What to do: The lines below starting at the line containing "A Vickrey auction is held for a food-truck" and ending at the line containing "Ava | $7619 |" are to be repeated exactly, with both ends kept and nothing else added.

━━━━━━━━━━

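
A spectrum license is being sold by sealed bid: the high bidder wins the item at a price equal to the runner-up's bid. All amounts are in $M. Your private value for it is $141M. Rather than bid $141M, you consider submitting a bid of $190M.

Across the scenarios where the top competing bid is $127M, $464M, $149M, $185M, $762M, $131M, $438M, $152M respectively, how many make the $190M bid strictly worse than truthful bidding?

The deviation hurts exactly when the highest competing bid lies strictly between $141M and $190M — overbidding then wins at a price above your value.
$127M: below both → same outcome either way.
$464M: above both → same outcome either way.
$149M: inside the interval → strictly worse (loss $8M).
$185M: inside the interval → strictly worse (loss $44M).
$762M: above both → same outcome either way.
$131M: below both → same outcome either way.
$438M: above both → same outcome either way.
$152M: inside the interval → strictly worse (loss $11M).
Count: 3.

3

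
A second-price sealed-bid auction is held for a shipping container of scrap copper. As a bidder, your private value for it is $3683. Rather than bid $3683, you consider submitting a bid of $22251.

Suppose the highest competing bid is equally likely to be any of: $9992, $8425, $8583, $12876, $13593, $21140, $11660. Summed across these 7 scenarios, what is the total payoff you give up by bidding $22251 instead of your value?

$60488

The deviation costs you only when the competing bid falls strictly between $3683 and $22251; elsewhere both bids give the same outcome.
$9992: truthful payoff $0, deviation payoff −$6309 → loss $6309.
$8425: truthful payoff $0, deviation payoff −$4742 → loss $4742.
$8583: truthful payoff $0, deviation payoff −$4900 → loss $4900.
$12876: truthful payoff $0, deviation payoff −$9193 → loss $9193.
$13593: truthful payoff $0, deviation payoff −$9910 → loss $9910.
$21140: truthful payoff $0, deviation payoff −$17457 → loss $17457.
$11660: truthful payoff $0, deviation payoff −$7977 → loss $7977.
Total loss = $6309 + $4742 + $4900 + $9193 + $9910 + $17457 + $7977 = $60488.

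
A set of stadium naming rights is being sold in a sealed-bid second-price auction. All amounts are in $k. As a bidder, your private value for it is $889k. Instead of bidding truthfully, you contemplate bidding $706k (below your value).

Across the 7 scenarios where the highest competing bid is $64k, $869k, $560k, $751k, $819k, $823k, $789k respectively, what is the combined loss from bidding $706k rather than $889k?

The deviation costs you only when the competing bid falls strictly between $706k and $889k; elsewhere both bids give the same outcome.
$64k: outcomes coincide → loss $0k.
$869k: truthful payoff $20k, deviation payoff $0k → loss $20k.
$560k: outcomes coincide → loss $0k.
$751k: truthful payoff $138k, deviation payoff $0k → loss $138k.
$819k: truthful payoff $70k, deviation payoff $0k → loss $70k.
$823k: truthful payoff $66k, deviation payoff $0k → loss $66k.
$789k: truthful payoff $100k, deviation payoff $0k → loss $100k.
Total loss = $20k + $138k + $70k + $66k + $100k = $394k.
Because the price is fixed by the runner-up's bid, deviating from your value can only change a good outcome into a bad one — never the reverse.

$394k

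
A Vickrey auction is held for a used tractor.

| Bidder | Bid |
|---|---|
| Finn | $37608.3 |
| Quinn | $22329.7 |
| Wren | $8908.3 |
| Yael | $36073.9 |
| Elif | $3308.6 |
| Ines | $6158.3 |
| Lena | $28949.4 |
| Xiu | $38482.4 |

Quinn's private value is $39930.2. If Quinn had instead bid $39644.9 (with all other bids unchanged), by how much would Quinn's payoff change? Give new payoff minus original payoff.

The highest bid among the other bidders is $38482.4; Quinn's bid doesn't change that.
Original bid $22329.7: Quinn is not highest (top rival bid is $38482.4); payoff $0.
Alternative bid $39644.9: Quinn is highest, pays the top rival bid $38482.4; payoff $39930.2 − $38482.4 = $1447.8.
Change in payoff = $1447.8 − ($0) = $1447.8.

$1447.8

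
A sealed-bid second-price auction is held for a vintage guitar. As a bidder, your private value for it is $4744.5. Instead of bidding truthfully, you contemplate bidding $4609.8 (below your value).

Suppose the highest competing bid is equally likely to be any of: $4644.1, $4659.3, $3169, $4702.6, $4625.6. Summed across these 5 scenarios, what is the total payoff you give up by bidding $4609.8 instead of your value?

$346.4

The deviation costs you only when the competing bid falls strictly between $4609.8 and $4744.5; elsewhere both bids give the same outcome.
$4644.1: truthful payoff $100.4, deviation payoff $0 → loss $100.4.
$4659.3: truthful payoff $85.2, deviation payoff $0 → loss $85.2.
$3169: outcomes coincide → loss $0.
$4702.6: truthful payoff $41.9, deviation payoff $0 → loss $41.9.
$4625.6: truthful payoff $118.9, deviation payoff $0 → loss $118.9.
Total loss = $100.4 + $85.2 + $41.9 + $118.9 = $346.4.
Truthful bidding weakly dominates here: raising your bid can only win items priced above your value, and lowering it can only forfeit items priced below.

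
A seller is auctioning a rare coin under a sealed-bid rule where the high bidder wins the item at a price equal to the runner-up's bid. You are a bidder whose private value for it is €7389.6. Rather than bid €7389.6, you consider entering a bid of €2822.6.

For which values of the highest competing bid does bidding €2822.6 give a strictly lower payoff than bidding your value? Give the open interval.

(€2822.6, €7389.6)

If the competing bid is below €2822.6, both bids win at the same price — no difference.
If it is above €7389.6, both bids lose — no difference.
If it lies strictly between €2822.6 and €7389.6, bidding your value wins at a price below your value (positive payoff) while bidding €2822.6 loses (payoff 0).
So the deviation strictly hurts on the open interval (€2822.6, €7389.6).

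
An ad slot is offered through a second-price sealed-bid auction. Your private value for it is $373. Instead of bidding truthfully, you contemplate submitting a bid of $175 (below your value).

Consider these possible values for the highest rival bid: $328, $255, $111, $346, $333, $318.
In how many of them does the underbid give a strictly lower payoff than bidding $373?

The deviation hurts exactly when the highest competing bid lies strictly between $175 and $373 — underbidding then forfeits a profitable win.
$328: inside the interval → strictly worse (loss $45).
$255: inside the interval → strictly worse (loss $118).
$111: below both → same outcome either way.
$346: inside the interval → strictly worse (loss $27).
$333: inside the interval → strictly worse (loss $40).
$318: inside the interval → strictly worse (loss $55).
Count: 5.

5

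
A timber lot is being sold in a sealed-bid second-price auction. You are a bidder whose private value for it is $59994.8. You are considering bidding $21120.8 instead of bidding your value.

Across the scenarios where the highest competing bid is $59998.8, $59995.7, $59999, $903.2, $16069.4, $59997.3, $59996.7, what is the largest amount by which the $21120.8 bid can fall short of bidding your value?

$0

$59998.8: same outcome either way → loss $0.
$59995.7: same outcome either way → loss $0.
$59999: same outcome either way → loss $0.
$903.2: same outcome either way → loss $0.
$16069.4: same outcome either way → loss $0.
$59997.3: same outcome either way → loss $0.
$59996.7: same outcome either way → loss $0.
Maximum loss: $0.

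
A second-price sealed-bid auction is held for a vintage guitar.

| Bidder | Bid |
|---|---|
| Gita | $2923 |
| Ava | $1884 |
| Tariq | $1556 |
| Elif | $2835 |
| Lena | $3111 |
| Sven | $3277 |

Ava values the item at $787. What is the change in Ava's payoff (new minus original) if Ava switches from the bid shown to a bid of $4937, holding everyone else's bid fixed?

−$2490

The highest bid among the other bidders is $3277; Ava's bid doesn't change that.
Original bid $1884: Ava is not highest (top rival bid is $3277); payoff $0.
Alternative bid $4937: Ava is highest, pays the top rival bid $3277; payoff $787 − $3277 = −$2490.
Change in payoff = −$2490 − ($0) = −$2490.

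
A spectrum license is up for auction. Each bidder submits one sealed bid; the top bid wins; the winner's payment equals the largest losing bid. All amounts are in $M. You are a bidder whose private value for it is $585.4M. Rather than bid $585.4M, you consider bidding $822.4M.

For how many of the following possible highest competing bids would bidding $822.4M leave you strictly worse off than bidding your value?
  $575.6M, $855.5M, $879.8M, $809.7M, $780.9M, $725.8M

The deviation hurts exactly when the highest competing bid lies strictly between $585.4M and $822.4M — overbidding then wins at a price above your value.
$575.6M: below both → same outcome either way.
$855.5M: above both → same outcome either way.
$879.8M: above both → same outcome either way.
$809.7M: inside the interval → strictly worse (loss $224.3M).
$780.9M: inside the interval → strictly worse (loss $195.5M).
$725.8M: inside the interval → strictly worse (loss $140.4M).
Count: 3.

3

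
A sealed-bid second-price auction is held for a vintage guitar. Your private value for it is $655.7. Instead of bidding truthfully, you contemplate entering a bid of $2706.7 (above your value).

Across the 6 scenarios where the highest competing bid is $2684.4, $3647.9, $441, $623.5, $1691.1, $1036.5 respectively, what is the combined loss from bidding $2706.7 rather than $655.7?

The deviation costs you only when the competing bid falls strictly between $655.7 and $2706.7; elsewhere both bids give the same outcome.
$2684.4: truthful payoff $0, deviation payoff −$2028.7 → loss $2028.7.
$3647.9: outcomes coincide → loss $0.
$441: outcomes coincide → loss $0.
$623.5: outcomes coincide → loss $0.
$1691.1: truthful payoff $0, deviation payoff −$1035.4 → loss $1035.4.
$1036.5: truthful payoff $0, deviation payoff −$380.8 → loss $380.8.
Total loss = $2028.7 + $1035.4 + $380.8 = $3444.9.

$3444.9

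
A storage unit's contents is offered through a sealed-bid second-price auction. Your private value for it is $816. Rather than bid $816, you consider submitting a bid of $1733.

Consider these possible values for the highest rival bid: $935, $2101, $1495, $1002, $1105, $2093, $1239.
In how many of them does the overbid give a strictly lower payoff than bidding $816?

The deviation hurts exactly when the highest competing bid lies strictly between $816 and $1733 — overbidding then wins at a price above your value.
$935: inside the interval → strictly worse (loss $119).
$2101: above both → same outcome either way.
$1495: inside the interval → strictly worse (loss $679).
$1002: inside the interval → strictly worse (loss $186).
$1105: inside the interval → strictly worse (loss $289).
$2093: above both → same outcome either way.
$1239: inside the interval → strictly worse (loss $423).
Count: 5.

5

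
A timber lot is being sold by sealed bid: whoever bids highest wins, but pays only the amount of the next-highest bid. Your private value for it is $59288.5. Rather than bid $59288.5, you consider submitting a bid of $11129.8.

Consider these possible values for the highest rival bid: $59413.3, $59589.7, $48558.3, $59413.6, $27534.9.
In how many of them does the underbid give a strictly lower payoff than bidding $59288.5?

The deviation hurts exactly when the highest competing bid lies strictly between $11129.8 and $59288.5 — underbidding then forfeits a profitable win.
$59413.3: above both → same outcome either way.
$59589.7: above both → same outcome either way.
$48558.3: inside the interval → strictly worse (loss $10730.2).
$59413.6: above both → same outcome either way.
$27534.9: inside the interval → strictly worse (loss $31753.6).
Count: 2.

2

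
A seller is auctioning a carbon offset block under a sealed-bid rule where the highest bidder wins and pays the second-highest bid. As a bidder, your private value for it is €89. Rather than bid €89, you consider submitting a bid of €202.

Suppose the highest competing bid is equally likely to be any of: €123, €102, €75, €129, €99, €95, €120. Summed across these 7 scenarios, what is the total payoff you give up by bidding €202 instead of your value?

The deviation costs you only when the competing bid falls strictly between €89 and €202; elsewhere both bids give the same outcome.
€123: truthful payoff €0, deviation payoff −€34 → loss €34.
€102: truthful payoff €0, deviation payoff −€13 → loss €13.
€75: outcomes coincide → loss €0.
€129: truthful payoff €0, deviation payoff −€40 → loss €40.
€99: truthful payoff €0, deviation payoff −€10 → loss €10.
€95: truthful payoff €0, deviation payoff −€6 → loss €6.
€120: truthful payoff €0, deviation payoff −€31 → loss €31.
Total loss = €34 + €13 + €40 + €10 + €6 + €31 = €134.

€134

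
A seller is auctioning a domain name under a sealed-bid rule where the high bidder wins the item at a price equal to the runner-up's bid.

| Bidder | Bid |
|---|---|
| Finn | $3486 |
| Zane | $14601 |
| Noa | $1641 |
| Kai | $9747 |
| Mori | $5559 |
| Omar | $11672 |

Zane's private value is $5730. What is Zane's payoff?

−$5942

Highest bid: Zane at $14601, so Zane wins.
Second-highest bid: Omar at $11672 — that is the price the winner pays.
Zane's payoff = value − price = $5730 − $11672 = −$5942.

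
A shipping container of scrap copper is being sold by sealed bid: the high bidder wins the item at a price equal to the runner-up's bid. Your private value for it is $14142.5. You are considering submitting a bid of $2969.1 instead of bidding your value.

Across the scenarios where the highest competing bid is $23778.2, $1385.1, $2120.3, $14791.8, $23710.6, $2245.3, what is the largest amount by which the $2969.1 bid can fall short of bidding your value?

$23778.2: same outcome either way → loss $0.
$1385.1: same outcome either way → loss $0.
$2120.3: same outcome either way → loss $0.
$14791.8: same outcome either way → loss $0.
$23710.6: same outcome either way → loss $0.
$2245.3: same outcome either way → loss $0.
Maximum loss: $0.

$0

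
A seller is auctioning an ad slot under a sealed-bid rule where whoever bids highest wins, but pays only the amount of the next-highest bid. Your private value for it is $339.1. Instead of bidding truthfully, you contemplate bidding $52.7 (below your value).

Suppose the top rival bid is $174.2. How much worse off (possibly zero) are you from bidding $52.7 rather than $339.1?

$164.9

Bidding your value $339.1: you win (since $339.1 > $174.2) and pay $174.2. Payoff $164.9.
Bidding $52.7: you lose. Payoff $0.
The competing bid $174.2 lies between your shaded bid and your value, so underbidding forfeits an item you could have won at a profitable price.
Loss from deviating = $164.9 − ($0) = $164.9.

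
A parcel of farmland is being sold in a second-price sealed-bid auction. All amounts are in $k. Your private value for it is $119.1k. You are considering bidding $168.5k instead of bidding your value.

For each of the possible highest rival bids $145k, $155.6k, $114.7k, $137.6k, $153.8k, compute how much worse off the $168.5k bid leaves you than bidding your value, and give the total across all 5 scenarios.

The deviation costs you only when the competing bid falls strictly between $119.1k and $168.5k; elsewhere both bids give the same outcome.
$145k: truthful payoff $0k, deviation payoff −$25.9k → loss $25.9k.
$155.6k: truthful payoff $0k, deviation payoff −$36.5k → loss $36.5k.
$114.7k: outcomes coincide → loss $0k.
$137.6k: truthful payoff $0k, deviation payoff −$18.5k → loss $18.5k.
$153.8k: truthful payoff $0k, deviation payoff −$34.7k → loss $34.7k.
Total loss = $25.9k + $36.5k + $18.5k + $34.7k = $115.6k.

$115.6k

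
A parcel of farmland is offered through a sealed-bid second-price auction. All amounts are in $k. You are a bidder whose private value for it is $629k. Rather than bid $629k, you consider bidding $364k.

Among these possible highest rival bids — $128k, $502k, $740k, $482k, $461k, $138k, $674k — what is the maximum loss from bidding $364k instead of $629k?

$128k: same outcome either way → loss $0k.
$502k: truthful gives $127k, deviation gives $0k → loss $127k.
$740k: same outcome either way → loss $0k.
$482k: truthful gives $147k, deviation gives $0k → loss $147k.
$461k: truthful gives $168k, deviation gives $0k → loss $168k.
$138k: same outcome either way → loss $0k.
$674k: same outcome either way → loss $0k.
Maximum loss: $168k.

$168k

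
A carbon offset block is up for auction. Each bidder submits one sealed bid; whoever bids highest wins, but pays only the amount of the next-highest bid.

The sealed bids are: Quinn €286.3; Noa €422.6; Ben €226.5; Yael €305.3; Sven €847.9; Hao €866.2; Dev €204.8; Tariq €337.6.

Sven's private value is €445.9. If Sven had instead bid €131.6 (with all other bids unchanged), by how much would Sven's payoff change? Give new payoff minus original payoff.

The highest bid among the other bidders is €866.2; Sven's bid doesn't change that.
Original bid €847.9: Sven is not highest (top rival bid is €866.2); payoff €0.
Alternative bid €131.6: Sven is not highest (top rival bid is €866.2); payoff €0.
Change in payoff = €0 − (€0) = €0.

€0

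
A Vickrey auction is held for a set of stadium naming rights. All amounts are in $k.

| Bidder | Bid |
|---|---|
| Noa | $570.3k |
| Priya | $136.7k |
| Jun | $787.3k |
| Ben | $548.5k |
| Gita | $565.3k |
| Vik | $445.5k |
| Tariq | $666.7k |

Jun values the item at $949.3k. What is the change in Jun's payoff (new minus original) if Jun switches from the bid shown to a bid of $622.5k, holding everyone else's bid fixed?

The highest bid among the other bidders is $666.7k; Jun's bid doesn't change that.
Original bid $787.3k: Jun is highest, pays the top rival bid $666.7k; payoff $949.3k − $666.7k = $282.6k.
Alternative bid $622.5k: Jun is not highest (top rival bid is $666.7k); payoff $0k.
Change in payoff = $0k − ($282.6k) = −$282.6k.

−$282.6k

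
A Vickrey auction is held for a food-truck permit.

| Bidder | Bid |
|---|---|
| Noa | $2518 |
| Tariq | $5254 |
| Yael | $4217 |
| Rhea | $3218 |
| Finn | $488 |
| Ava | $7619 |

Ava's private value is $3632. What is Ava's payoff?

Highest bid: Ava at $7619, so Ava wins.
Second-highest bid: Tariq at $5254 — that is the price the winner pays.
Ava's payoff = value − price = $3632 − $5254 = −$1622.

−$1622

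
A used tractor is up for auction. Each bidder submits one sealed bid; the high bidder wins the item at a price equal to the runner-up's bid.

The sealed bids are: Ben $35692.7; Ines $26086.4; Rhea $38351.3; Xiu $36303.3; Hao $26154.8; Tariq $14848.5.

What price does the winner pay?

Highest bid: Rhea at $38351.3, so Rhea wins.
Second-highest bid: Xiu at $36303.3 — that is the price the winner pays.

$36303.3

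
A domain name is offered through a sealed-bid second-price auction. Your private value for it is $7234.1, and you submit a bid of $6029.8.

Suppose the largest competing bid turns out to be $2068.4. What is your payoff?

$5165.7

Your bid $6029.8 exceeds the highest competing bid $2068.4, so you win.
In a second-price auction the winner pays the second-highest bid, $2068.4.
Payoff = value − price = $7234.1 − $2068.4 = $5165.7.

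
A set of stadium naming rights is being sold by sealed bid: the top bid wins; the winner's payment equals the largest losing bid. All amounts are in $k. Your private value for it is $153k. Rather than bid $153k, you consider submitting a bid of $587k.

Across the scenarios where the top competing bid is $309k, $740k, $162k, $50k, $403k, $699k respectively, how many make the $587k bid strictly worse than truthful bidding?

3

The deviation hurts exactly when the highest competing bid lies strictly between $153k and $587k — overbidding then wins at a price above your value.
$309k: inside the interval → strictly worse (loss $156k).
$740k: above both → same outcome either way.
$162k: inside the interval → strictly worse (loss $9k).
$50k: below both → same outcome either way.
$403k: inside the interval → strictly worse (loss $250k).
$699k: above both → same outcome either way.
Count: 3.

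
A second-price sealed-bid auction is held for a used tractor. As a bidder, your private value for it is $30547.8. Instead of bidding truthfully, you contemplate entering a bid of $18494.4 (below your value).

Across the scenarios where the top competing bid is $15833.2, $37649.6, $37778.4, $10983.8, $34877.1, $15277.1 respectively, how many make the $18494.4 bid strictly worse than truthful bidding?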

━━━━━━━━━━

Response for this exercise:
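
A Vickrey auction is held for a food-truck permit.

| Bidder | Bid |
|---|---|
| Noa | $2518 |
| Tariq | $5254 |
| Yael | $4217 |
| Rhea | $3218 |
| Finn | $488 |
| Ava | $7619 |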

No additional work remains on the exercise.